* THE TASK *
Filter the entries for the word "belongs". Copy each line that has it.

* Stored data *
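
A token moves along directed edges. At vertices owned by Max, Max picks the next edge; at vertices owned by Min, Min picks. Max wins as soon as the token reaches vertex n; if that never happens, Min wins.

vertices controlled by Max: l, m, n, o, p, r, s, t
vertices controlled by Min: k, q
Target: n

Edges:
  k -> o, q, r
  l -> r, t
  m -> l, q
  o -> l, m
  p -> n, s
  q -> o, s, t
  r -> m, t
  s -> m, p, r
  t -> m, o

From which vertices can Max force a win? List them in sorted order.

n, p, s

A0 = {n}
A1: add {p} — p (Max) has p→n.
A2: add {s} — s (Max) has s→p.
A3 = A2; e.g. k (Min) can still go to o. Fixed point.
Max's winning region = {n, p, s}.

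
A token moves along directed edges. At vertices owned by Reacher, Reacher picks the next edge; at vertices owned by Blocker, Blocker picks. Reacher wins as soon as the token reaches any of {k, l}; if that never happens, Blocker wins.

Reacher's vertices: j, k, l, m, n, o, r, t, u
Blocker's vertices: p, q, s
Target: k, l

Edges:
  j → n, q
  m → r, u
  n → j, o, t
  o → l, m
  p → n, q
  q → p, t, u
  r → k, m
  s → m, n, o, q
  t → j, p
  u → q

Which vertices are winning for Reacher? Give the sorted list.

A0 = {k, l}
A1: add {o, r} — o (Reacher) has o→l; r (Reacher) has r→k.
A2: add {m, n} — m (Reacher) has m→r; n (Reacher) has n→o.
A3: add {j} — j (Reacher) has j→n.
A4: add {t} — t (Reacher) has t→j.
A5 = A4; e.g. p (Blocker) can still go to q. Fixed point.
Reacher's winning region = {j, k, l, m, n, o, r, t}.

j, k, l, m, n, o, r, t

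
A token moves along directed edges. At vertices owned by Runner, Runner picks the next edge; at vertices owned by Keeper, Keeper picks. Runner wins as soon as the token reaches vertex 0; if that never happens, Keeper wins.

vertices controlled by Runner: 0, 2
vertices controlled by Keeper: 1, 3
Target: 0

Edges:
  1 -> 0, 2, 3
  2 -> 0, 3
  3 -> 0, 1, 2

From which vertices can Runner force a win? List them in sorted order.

0, 2

A0 = {0}
A1: add {2} — 2 (Runner) has 2→0.
A2 = A1; e.g. 1 (Keeper) can still go to 3. Fixed point.
Runner's winning region = {0, 2}.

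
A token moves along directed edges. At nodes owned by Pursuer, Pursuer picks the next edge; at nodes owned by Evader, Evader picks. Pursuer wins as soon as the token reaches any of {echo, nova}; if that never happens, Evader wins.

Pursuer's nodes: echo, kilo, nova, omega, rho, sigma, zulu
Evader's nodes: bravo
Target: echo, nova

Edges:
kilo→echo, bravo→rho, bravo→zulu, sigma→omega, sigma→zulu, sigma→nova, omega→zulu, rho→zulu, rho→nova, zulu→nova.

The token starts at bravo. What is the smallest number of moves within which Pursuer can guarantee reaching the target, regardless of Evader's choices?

A0 = {echo, nova}
A1: add {kilo, rho, sigma, zulu} — kilo (Pursuer) has kilo→echo; sigma (Pursuer) has sigma→nova; rho (Pursuer) has rho→nova; zulu (Pursuer) has zulu→nova.
A2: add {bravo, omega} — bravo (Evader): all of {rho, zulu} already in; omega (Pursuer) has omega→zulu.
A2 = all vertices. Fixed point.
bravo enters the attractor at level 2, so Pursuer can force the target in 2 moves from there.

2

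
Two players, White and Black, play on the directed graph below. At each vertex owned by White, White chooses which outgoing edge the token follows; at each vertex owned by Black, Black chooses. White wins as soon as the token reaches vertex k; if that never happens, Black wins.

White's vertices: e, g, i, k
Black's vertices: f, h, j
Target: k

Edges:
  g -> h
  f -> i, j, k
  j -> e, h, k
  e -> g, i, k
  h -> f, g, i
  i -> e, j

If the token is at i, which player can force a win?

White

A0 = {k}
A1: add {e} — e (White) has e→k.
A2: add {i} — i (White) has i→e.
A3 = A2; e.g. f (Black) can still go to j. Fixed point.
i ∈ A2, so White can force the target.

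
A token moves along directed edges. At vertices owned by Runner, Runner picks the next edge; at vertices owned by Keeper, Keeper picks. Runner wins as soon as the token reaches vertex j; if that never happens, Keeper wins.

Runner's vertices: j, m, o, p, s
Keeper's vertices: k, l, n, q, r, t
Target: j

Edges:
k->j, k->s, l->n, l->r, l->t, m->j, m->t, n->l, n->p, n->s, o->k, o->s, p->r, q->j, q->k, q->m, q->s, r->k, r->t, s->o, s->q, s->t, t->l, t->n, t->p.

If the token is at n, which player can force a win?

Keeper

A0 = {j}
A1: add {m} — m (Runner) has m→j.
A2 = A1; e.g. k (Keeper) can still go to s. Fixed point.
n never enters the attractor, so Keeper can avoid the target forever.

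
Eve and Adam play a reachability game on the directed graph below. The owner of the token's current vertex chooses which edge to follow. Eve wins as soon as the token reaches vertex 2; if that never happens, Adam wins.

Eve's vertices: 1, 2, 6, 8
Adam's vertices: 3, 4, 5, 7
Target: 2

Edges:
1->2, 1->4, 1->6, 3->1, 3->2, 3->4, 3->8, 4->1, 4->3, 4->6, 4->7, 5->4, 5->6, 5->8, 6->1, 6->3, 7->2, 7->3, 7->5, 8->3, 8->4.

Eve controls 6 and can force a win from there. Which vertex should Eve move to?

A0 = {2}
A1: add {1} — 1 (Eve) has 1→2.
A2: add {6} — 6 (Eve) has 6→1.
A3 = A2; e.g. 3 (Adam) can still go to 4. Fixed point.
From 6, successor 1 is in the attractor (rank 1); the other successor 3 is not.

1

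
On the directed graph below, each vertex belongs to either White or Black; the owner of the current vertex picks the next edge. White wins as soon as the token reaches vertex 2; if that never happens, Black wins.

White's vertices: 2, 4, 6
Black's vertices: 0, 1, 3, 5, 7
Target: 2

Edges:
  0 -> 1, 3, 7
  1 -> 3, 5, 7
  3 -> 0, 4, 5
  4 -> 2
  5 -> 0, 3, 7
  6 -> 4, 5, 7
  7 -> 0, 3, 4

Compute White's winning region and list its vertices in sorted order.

A0 = {2}
A1: add {4} — 4 (White) has 4→2.
A2: add {6} — 6 (White) has 6→4.
A3 = A2; e.g. 0 (Black) can still go to 1. Fixed point.
White's winning region = {2, 4, 6}.

2, 4, 6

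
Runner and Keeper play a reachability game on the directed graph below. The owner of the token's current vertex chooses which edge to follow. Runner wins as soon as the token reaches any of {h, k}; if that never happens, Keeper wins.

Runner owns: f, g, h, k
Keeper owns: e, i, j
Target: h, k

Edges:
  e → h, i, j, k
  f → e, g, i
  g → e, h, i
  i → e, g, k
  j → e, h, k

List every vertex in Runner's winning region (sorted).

A0 = {h, k}
A1: add {g} — g (Runner) has g→h.
A2: add {f} — f (Runner) has f→g.
A3 = A2; e.g. e (Keeper) can still go to i. Fixed point.
Runner's winning region = {f, g, h, k}.

f, g, h, k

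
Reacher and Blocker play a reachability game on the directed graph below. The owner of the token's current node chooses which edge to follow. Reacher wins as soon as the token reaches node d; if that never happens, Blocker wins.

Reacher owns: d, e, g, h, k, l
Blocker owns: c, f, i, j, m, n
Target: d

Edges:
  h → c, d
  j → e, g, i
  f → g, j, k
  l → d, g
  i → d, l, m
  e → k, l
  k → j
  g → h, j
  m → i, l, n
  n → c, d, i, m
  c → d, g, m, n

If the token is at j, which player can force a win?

A0 = {d}
A1: add {h, l} — h (Reacher) has h→d; l (Reacher) has l→d.
A2: add {e, g} — e (Reacher) has e→l; g (Reacher) has g→h.
A3 = A2; e.g. c (Blocker) can still go to m. Fixed point.
j never enters the attractor, so Blocker can avoid the target forever.

Blocker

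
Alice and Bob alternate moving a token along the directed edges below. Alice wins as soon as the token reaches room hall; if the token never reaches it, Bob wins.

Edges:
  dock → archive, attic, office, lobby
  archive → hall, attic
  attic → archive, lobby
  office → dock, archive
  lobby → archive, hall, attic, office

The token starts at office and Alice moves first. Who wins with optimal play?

Track states (vertex, player-to-move).
A0 = {(hall,Alice), (hall,Bob)}
A1: add {(archive,Alice), (lobby,Alice)}.
A2: add {(attic,Bob)}.
A3: add {(dock,Alice)}.
A4: add {(office,Bob)}.
A5 = A4; e.g. (dock,Bob) stays out. (office,Alice) never enters ⇒ Bob avoids the target.

Bob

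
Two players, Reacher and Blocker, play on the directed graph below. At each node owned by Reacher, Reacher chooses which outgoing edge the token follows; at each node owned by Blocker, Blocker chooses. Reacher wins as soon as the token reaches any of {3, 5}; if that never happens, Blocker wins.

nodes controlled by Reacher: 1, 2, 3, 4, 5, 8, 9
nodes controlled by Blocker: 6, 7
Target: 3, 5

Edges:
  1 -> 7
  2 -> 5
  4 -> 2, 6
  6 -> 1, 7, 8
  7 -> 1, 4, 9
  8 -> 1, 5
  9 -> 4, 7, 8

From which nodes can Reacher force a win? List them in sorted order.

A0 = {3, 5}
A1: add {2, 8} — 2 (Reacher) has 2→5; 8 (Reacher) has 8→5.
A2: add {4, 9} — 4 (Reacher) has 4→2; 9 (Reacher) has 9→8.
A3 = A2; e.g. 1 (Reacher) has no edge into A2. Fixed point.
Reacher's winning region = {2, 3, 4, 5, 8, 9}.

2, 3, 4, 5, 8, 9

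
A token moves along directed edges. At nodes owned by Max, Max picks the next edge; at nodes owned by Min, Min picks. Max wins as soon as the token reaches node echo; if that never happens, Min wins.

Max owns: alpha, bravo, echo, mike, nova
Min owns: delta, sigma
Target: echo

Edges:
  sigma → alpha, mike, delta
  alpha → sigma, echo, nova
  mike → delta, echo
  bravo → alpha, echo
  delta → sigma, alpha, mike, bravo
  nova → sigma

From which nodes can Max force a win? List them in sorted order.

A0 = {echo}
A1: add {alpha, bravo, mike} — alpha (Max) has alpha→echo; mike (Max) has mike→echo; bravo (Max) has bravo→echo.
A2 = A1; e.g. sigma (Min) can still go to delta. Fixed point.
Max's winning region = {alpha, bravo, echo, mike}.

alpha, bravo, echo, mike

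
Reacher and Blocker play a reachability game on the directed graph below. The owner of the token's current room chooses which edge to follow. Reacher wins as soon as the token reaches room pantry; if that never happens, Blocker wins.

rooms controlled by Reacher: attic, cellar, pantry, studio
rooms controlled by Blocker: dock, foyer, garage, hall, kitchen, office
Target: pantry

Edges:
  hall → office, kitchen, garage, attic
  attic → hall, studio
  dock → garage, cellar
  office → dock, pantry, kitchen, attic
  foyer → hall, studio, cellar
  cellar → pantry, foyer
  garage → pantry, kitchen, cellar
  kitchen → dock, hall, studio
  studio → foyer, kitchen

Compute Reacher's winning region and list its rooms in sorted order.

A0 = {pantry}
A1: add {cellar} — cellar (Reacher) has cellar→pantry.
A2 = A1; e.g. dock (Blocker) can still go to garage. Fixed point.
Reacher's winning region = {cellar, pantry}.

cellar, pantry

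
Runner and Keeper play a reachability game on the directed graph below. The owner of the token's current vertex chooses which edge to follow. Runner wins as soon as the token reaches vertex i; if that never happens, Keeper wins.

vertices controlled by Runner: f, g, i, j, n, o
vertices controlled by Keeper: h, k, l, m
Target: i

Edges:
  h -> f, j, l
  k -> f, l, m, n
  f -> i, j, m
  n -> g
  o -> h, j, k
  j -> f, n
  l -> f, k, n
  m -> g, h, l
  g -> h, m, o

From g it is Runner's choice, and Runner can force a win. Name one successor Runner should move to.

o

A0 = {i}
A1: add {f} — f (Runner) has f→i.
A2: add {j} — j (Runner) has j→f.
A3: add {o} — o (Runner) has o→j.
A4: add {g} — g (Runner) has g→o.
A5: add {n} — n (Runner) has n→g.
A6 = A5; e.g. h (Keeper) can still go to l. Fixed point.
From g, successor o is in the attractor (rank 3); the other successors h, m are not.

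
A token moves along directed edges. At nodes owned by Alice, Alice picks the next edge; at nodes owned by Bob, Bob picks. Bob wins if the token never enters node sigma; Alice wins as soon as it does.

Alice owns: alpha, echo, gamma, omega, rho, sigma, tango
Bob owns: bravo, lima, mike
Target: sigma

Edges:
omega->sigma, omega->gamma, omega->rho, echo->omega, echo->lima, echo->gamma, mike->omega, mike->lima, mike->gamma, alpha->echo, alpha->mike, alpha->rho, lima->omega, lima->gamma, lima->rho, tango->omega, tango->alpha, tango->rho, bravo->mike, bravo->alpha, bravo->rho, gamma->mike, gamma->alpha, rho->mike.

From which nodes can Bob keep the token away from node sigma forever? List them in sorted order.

bravo, lima, mike, rho

A0 = {sigma}
A1: add {omega} — omega (Alice) has omega→sigma.
A2: add {echo, tango} — echo (Alice) has echo→omega; tango (Alice) has tango→omega.
A3: add {alpha} — alpha (Alice) has alpha→echo.
A4: add {gamma} — gamma (Alice) has gamma→alpha.
A5 = A4; e.g. mike (Bob) can still go to lima. Fixed point.
Alice's attractor = {alpha, echo, gamma, omega, sigma, tango}; Bob avoids the target exactly from the complement.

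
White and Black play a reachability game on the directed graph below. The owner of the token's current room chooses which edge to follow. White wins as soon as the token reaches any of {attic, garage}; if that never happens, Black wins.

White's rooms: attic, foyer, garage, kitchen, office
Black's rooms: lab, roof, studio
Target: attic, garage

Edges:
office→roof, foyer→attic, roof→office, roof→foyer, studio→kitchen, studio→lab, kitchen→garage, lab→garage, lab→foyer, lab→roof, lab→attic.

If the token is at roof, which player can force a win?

A0 = {attic, garage}
A1: add {foyer, kitchen} — foyer (White) has foyer→attic; kitchen (White) has kitchen→garage.
A2 = A1; e.g. office (White) has no edge into A1. Fixed point.
roof never enters the attractor, so Black can avoid the target forever.

Black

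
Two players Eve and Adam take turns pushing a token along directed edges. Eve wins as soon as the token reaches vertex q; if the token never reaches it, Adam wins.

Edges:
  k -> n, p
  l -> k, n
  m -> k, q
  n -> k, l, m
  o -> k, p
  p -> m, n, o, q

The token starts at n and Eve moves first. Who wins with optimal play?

Adam

Track states (vertex, player-to-move).
A0 = {(q,Eve), (q,Adam)}
A1: add {(m,Eve), (p,Eve)}.
A2 = A1; e.g. (k,Eve) stays out. (n,Eve) never enters ⇒ Adam avoids the target.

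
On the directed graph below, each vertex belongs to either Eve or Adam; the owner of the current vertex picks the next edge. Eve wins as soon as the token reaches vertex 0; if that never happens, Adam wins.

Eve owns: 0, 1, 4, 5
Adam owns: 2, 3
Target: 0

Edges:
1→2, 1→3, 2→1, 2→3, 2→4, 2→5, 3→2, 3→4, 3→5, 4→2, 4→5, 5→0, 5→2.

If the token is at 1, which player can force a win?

Adam

A0 = {0}
A1: add {5} — 5 (Eve) has 5→0.
A2: add {4} — 4 (Eve) has 4→5.
A3 = A2; e.g. 1 (Eve) has no edge into A2. Fixed point.
1 never enters the attractor, so Adam can avoid the target forever.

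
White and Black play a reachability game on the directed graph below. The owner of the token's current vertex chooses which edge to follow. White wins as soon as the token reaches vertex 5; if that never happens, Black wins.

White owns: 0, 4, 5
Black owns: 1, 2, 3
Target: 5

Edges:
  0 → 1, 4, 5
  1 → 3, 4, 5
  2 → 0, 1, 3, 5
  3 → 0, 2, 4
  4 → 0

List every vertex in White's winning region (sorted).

A0 = {5}
A1: add {0} — 0 (White) has 0→5.
A2: add {4} — 4 (White) has 4→0.
A3 = A2; e.g. 1 (Black) can still go to 3. Fixed point.
White's winning region = {0, 4, 5}.

0, 4, 5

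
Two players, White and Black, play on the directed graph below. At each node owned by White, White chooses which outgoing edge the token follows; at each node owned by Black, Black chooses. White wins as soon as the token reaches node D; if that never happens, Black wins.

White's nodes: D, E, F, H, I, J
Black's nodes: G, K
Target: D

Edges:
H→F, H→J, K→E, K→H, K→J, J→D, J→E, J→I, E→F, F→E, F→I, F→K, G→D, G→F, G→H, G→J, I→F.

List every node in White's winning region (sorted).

A0 = {D}
A1: add {J} — J (White) has J→D.
A2: add {H} — H (White) has H→J.
A3 = A2; e.g. E (White) has no edge into A2. Fixed point.
White's winning region = {D, H, J}.

D, H, J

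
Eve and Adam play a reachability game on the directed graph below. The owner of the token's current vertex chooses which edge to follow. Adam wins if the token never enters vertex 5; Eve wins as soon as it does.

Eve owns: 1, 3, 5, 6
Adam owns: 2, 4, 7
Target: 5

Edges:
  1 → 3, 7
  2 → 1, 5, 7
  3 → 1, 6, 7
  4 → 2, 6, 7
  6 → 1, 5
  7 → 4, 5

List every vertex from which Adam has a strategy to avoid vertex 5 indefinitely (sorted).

A0 = {5}
A1: add {6} — 6 (Eve) has 6→5.
A2: add {3} — 3 (Eve) has 3→6.
A3: add {1} — 1 (Eve) has 1→3.
A4 = A3; e.g. 2 (Adam) can still go to 7. Fixed point.
Eve's attractor = {1, 3, 5, 6}; Adam avoids the target exactly from the complement.

2, 4, 7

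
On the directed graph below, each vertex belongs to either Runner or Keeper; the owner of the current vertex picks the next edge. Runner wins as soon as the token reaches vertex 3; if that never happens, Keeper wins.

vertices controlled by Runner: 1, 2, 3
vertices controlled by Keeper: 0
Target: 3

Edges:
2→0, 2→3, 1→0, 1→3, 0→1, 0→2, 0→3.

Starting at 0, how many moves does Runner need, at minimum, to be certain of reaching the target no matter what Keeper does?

A0 = {3}
A1: add {1, 2} — 1 (Runner) has 1→3; 2 (Runner) has 2→3.
A2: add {0} — 0 (Keeper): all of {1, 2, 3} already in.
A2 = all vertices. Fixed point.
0 enters the attractor at level 2, so Runner can force the target in 2 moves from there.

2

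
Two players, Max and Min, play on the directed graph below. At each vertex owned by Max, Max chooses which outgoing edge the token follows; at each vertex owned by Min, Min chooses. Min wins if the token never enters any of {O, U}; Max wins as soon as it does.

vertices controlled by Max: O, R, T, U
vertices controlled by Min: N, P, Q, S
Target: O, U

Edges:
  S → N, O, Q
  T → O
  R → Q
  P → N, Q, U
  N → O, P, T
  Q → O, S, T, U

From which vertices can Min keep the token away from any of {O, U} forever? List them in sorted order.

N, P, Q, R, S

A0 = {O, U}
A1: add {T} — T (Max) has T→O.
A2 = A1; e.g. N (Min) can still go to P. Fixed point.
Max's attractor = {O, T, U}; Min avoids the target exactly from the complement.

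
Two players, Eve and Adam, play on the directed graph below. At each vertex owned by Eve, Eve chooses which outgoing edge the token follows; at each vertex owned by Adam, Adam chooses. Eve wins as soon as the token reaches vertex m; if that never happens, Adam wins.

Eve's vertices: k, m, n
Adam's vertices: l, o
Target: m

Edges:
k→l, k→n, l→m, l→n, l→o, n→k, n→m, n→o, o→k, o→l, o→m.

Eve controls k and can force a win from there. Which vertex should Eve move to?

n

A0 = {m}
A1: add {n} — n (Eve) has n→m.
A2: add {k} — k (Eve) has k→n.
A3 = A2; e.g. l (Adam) can still go to o. Fixed point.
From k, successor n is in the attractor (rank 1); the other successor l is not.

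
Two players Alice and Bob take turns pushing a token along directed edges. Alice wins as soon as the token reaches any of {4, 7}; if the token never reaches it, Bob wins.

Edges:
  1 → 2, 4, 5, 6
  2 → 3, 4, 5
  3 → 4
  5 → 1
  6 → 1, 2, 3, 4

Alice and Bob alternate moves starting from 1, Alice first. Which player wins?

Alice

Track states (vertex, player-to-move).
A0 = {(4,Alice), (4,Bob), (7,Alice), (7,Bob)}
A1: add {(1,Alice), (2,Alice), (3,Alice), (3,Bob), (6,Alice)}.
(1,Alice) ∈ A1 ⇒ Alice forces the target.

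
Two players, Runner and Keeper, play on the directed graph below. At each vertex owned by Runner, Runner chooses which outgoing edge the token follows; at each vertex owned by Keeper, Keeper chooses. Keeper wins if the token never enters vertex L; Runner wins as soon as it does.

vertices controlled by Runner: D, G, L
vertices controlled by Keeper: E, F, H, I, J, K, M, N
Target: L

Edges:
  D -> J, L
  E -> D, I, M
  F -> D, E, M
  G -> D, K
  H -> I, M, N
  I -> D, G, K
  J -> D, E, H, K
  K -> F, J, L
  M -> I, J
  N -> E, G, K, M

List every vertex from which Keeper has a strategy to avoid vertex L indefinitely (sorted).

A0 = {L}
A1: add {D} — D (Runner) has D→L.
A2: add {G} — G (Runner) has G→D.
A3 = A2; e.g. E (Keeper) can still go to I. Fixed point.
Runner's attractor = {D, G, L}; Keeper avoids the target exactly from the complement.

E, F, H, I, J, K, M, N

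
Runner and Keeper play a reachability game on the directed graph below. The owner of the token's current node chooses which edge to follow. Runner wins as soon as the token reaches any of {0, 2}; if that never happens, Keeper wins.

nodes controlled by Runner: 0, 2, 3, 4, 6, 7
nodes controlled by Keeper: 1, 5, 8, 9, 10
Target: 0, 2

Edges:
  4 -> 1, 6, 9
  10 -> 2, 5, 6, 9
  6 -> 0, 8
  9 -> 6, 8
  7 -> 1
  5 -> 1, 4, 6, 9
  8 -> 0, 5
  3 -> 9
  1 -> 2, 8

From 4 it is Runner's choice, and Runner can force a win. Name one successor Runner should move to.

A0 = {0, 2}
A1: add {6} — 6 (Runner) has 6→0.
A2: add {4} — 4 (Runner) has 4→6.
A3 = A2; e.g. 1 (Keeper) can still go to 8. Fixed point.
From 4, successor 6 is in the attractor (rank 1); the other successors 1, 9 are not.

6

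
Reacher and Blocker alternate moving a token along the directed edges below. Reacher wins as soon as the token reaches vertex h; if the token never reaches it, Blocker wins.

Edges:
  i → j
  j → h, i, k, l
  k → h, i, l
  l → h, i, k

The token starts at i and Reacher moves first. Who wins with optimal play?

Blocker

Track states (vertex, player-to-move).
A0 = {(h,Reacher), (h,Blocker)}
A1: add {(j,Reacher), (k,Reacher), (l,Reacher)}.
A2: add {(i,Blocker)}.
A3 = A2; e.g. (i,Reacher) stays out. (i,Reacher) never enters ⇒ Blocker avoids the target.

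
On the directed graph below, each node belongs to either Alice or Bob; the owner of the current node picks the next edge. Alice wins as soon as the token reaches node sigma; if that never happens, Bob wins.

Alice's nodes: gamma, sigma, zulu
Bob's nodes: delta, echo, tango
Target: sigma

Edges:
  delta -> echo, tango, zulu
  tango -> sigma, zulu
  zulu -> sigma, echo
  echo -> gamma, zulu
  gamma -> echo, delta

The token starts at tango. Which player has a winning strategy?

A0 = {sigma}
A1: add {zulu} — zulu (Alice) has zulu→sigma.
A2: add {tango} — tango (Bob): all of {sigma, zulu} already in.
A3 = A2; e.g. echo (Bob) can still go to gamma. Fixed point.
tango ∈ A2, so Alice can force the target.

Alice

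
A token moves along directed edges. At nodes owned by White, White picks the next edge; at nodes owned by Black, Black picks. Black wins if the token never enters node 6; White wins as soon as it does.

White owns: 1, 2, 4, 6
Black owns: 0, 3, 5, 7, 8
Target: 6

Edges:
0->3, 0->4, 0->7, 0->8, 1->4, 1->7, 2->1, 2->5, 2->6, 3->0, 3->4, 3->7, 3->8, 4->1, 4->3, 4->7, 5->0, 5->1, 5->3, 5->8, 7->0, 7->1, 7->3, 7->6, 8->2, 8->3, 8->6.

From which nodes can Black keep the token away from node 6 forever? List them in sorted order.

0, 1, 3, 4, 5, 7, 8

A0 = {6}
A1: add {2} — 2 (White) has 2→6.
A2 = A1; e.g. 0 (Black) can still go to 3. Fixed point.
White's attractor = {2, 6}; Black avoids the target exactly from the complement.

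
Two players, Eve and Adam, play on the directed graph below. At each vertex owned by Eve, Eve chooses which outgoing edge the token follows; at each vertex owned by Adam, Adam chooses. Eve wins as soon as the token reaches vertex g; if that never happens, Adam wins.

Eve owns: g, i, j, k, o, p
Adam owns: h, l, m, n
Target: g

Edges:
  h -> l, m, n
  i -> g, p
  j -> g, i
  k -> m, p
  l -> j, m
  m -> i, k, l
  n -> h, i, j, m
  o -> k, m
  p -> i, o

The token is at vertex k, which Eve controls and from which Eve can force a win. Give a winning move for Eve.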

* RESPONSE TO THIS TASK *
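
On the directed graph below, each vertex belongs to either White or Black; the owner of the current vertex picks the next edge. White wins as soon as the token reaches vertex 2; if that never happens, Black wins.
On the directed graph below, each vertex belongs to either Eve or Adam; the owner of the current vertex picks the next edge. Eve wins as soon as the token reaches vertex 0; if that never happens, Adam wins.
On the directed graph below, each vertex belongs to either Runner or Keeper; the owner of the current vertex picks the next edge. Runner wins as soon as the token reaches vertex 3; if that never happens, Keeper wins.
On the directed graph below, each node belongs to either Alice or Bob; the owner of the current node picks the next edge. Alice wins as soon as the token reaches node sigma; if that never happens, Bob wins.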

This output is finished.